### TASK:
Reproduce all of the data, making sure that no line differs from the original.

--

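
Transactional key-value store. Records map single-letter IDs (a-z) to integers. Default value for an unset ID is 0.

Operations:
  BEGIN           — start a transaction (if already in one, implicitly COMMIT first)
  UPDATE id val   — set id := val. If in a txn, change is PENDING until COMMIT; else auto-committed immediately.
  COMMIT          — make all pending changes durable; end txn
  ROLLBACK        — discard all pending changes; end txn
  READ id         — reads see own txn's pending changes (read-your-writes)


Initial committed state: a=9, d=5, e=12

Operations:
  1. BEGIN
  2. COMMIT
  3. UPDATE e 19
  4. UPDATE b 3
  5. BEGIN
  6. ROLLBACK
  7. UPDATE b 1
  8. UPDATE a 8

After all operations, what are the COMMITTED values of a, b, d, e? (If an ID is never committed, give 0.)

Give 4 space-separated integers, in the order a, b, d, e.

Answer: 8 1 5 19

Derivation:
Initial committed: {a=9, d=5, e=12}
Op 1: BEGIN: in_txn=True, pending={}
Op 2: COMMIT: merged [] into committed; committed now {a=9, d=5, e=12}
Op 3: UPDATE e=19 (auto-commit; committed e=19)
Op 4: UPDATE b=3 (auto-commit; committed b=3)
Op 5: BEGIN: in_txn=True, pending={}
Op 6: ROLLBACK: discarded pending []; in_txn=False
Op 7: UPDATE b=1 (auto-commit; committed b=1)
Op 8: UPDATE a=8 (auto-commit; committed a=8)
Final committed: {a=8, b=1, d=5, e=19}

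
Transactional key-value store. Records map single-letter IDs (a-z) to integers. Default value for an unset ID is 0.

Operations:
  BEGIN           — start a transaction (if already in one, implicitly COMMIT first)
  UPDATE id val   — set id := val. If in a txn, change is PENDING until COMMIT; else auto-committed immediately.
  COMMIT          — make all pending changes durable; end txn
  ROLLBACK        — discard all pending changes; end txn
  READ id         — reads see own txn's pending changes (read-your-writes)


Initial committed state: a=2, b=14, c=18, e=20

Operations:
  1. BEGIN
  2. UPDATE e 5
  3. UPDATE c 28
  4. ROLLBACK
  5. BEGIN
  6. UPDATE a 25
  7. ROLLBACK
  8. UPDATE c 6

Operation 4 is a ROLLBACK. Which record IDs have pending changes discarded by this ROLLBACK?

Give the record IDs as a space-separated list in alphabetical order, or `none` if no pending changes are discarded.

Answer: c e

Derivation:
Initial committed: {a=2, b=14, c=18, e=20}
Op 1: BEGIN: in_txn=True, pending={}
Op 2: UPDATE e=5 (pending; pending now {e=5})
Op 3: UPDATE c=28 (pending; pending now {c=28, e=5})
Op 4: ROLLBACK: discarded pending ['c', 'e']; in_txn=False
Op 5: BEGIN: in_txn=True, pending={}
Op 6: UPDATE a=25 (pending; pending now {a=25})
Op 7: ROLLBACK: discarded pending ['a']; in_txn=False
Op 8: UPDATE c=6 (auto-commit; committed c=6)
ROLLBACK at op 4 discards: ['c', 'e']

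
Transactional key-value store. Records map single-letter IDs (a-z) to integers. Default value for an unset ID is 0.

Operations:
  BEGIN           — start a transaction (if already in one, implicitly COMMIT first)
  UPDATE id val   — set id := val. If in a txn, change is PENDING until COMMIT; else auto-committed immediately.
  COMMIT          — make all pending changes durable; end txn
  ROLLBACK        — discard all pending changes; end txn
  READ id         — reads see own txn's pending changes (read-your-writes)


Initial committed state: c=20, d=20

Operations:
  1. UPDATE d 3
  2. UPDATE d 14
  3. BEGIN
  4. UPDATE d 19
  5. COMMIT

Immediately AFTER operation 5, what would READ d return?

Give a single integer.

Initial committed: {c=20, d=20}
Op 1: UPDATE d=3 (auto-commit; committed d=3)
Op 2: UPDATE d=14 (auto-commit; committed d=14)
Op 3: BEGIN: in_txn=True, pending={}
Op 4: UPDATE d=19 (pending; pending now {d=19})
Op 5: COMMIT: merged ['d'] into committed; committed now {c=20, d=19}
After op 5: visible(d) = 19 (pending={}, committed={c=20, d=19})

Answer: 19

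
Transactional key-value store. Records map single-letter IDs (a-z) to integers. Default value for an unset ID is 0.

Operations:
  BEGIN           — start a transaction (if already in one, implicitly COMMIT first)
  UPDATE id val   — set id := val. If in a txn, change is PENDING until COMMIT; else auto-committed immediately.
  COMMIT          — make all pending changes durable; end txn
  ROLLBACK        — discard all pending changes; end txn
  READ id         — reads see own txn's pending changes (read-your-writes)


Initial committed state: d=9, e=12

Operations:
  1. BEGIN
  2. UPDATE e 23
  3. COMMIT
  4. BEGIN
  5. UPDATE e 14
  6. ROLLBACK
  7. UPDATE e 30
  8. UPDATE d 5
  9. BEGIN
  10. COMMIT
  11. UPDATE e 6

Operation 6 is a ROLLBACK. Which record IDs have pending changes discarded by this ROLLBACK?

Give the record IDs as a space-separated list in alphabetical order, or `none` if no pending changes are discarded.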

--

### REPLY TO THE EXERCISE:
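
Transactional key-value store. Records map single-letter IDs (a-z) to integers. Default value for an unset ID is 0.

Operations:
  BEGIN           — start a transaction (if already in one, implicitly COMMIT first)
  UPDATE id val   — set id := val. If in a txn, change is PENDING until COMMIT; else auto-committed immediately.
  COMMIT          — make all pending changes durable; end txn
  ROLLBACK        — discard all pending changes; end txn
  READ id         — reads see own txn's pending changes (read-your-writes)


Initial committed state: a=9, d=5, e=12

Operations:
  1. BEGIN
  2. COMMIT
  3. UPDATE e 19
  4. UPDATE b 3
  5. BEGIN
  6. ROLLBACK
  7. UPDATE b 1
  8. UPDATE a 8

After all operations, what are the COMMITTED values of a, b, d, e? (If an ID is never committed, give 0.)

Give 4 space-separated integers, in the order a, b, d, e.

Answer: 8 1 5 19

Derivation:
Initial committed: {a=9, d=5, e=12}
Op 1: BEGIN: in_txn=True, pending={}
Op 2: COMMIT: merged [] into committed; committed now {a=9, d=5, e=12}
Op 3: UPDATE e=19 (auto-commit; committed e=19)
Op 4: UPDATE b=3 (auto-commit; committed b=3)
Op 5: BEGIN: in_txn=True, pending={}
Op 6: ROLLBACK: discarded pending []; in_txn=False
Op 7: UPDATE b=1 (auto-commit; committed b=1)
Op 8: UPDATE a=8 (auto-commit; committed a=8)
Final committed: {a=8, b=1, d=5, e=19}

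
Transactional key-value store. Records map single-letter IDs (a-z) to integers. Default value for an unset ID is 0.

Operations:
  BEGIN           — start a transaction (if already in one, implicitly COMMIT first)
  UPDATE id val   — set id := val. If in a txn, change is PENDING until COMMIT; else auto-committed immediately.
  COMMIT          — make all pending changes durable; end txn
  ROLLBACK        — discard all pending changes; end txn
  READ id         — reads see own txn's pending changes (read-your-writes)


Initial committed state: a=2, b=14, c=18, e=20

Operations:
  1. BEGIN
  2. UPDATE e 5
  3. UPDATE c 28
  4. ROLLBACK
  5. BEGIN
  6. UPDATE a 25
  7. ROLLBACK
  8. UPDATE c 6

Operation 4 is a ROLLBACK. Which record IDs have pending changes discarded by this ROLLBACK?

Give the record IDs as a space-separated list in alphabetical order, or `none` if no pending changes are discarded.

Answer: c e

Derivation:
Initial committed: {a=2, b=14, c=18, e=20}
Op 1: BEGIN: in_txn=True, pending={}
Op 2: UPDATE e=5 (pending; pending now {e=5})
Op 3: UPDATE c=28 (pending; pending now {c=28, e=5})
Op 4: ROLLBACK: discarded pending ['c', 'e']; in_txn=False
Op 5: BEGIN: in_txn=True, pending={}
Op 6: UPDATE a=25 (pending; pending now {a=25})
Op 7: ROLLBACK: discarded pending ['a']; in_txn=False
Op 8: UPDATE c=6 (auto-commit; committed c=6)
ROLLBACK at op 4 discards: ['c', 'e']

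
Transactional key-value store. Records map single-letter IDs (a-z) to integers. Default value for an unset ID is 0.

Operations:
  BEGIN           — start a transaction (if already in one, implicitly COMMIT first)
  UPDATE id val   — set id := val. If in a txn, change is PENDING until COMMIT; else auto-committed immediately.
  COMMIT          — make all pending changes durable; end txn
  ROLLBACK        — discard all pending changes; end txn
  READ id         — reads see own txn's pending changes (read-your-writes)


Initial committed state: c=20, d=20

Operations:
  1. UPDATE d 3
  2. UPDATE d 14
  3. BEGIN
  4. UPDATE d 19
  5. COMMIT

Immediately AFTER operation 5, what would READ d return?

Give a single integer.

Initial committed: {c=20, d=20}
Op 1: UPDATE d=3 (auto-commit; committed d=3)
Op 2: UPDATE d=14 (auto-commit; committed d=14)
Op 3: BEGIN: in_txn=True, pending={}
Op 4: UPDATE d=19 (pending; pending now {d=19})
Op 5: COMMIT: merged ['d'] into committed; committed now {c=20, d=19}
After op 5: visible(d) = 19 (pending={}, committed={c=20, d=19})

Answer: 19

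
Transactional key-value store. Records map single-letter IDs (a-z) to integers. Default value for an unset ID is 0.

Operations:
  BEGIN           — start a transaction (if already in one, implicitly COMMIT first)
  UPDATE id val   — set id := val. If in a txn, change is PENDING until COMMIT; else auto-committed immediately.
  COMMIT          — make all pending changes durable; end txn
  ROLLBACK        — discard all pending changes; end txn
  READ id         — reads see own txn's pending changes (read-your-writes)


Initial committed state: d=9, e=12

Operations:
  1. BEGIN
  2. UPDATE e 23
  3. COMMIT
  4. BEGIN
  5. UPDATE e 14
  6. ROLLBACK
  7. UPDATE e 30
  8. UPDATE d 5
  9. BEGIN
  10. COMMIT
  11. UPDATE e 6

Operation 6 is a ROLLBACK. Which record IDs have pending changes discarded by this ROLLBACK?

Give the record IDs as a space-separated list in alphabetical order, or `none` if no pending changes are discarded.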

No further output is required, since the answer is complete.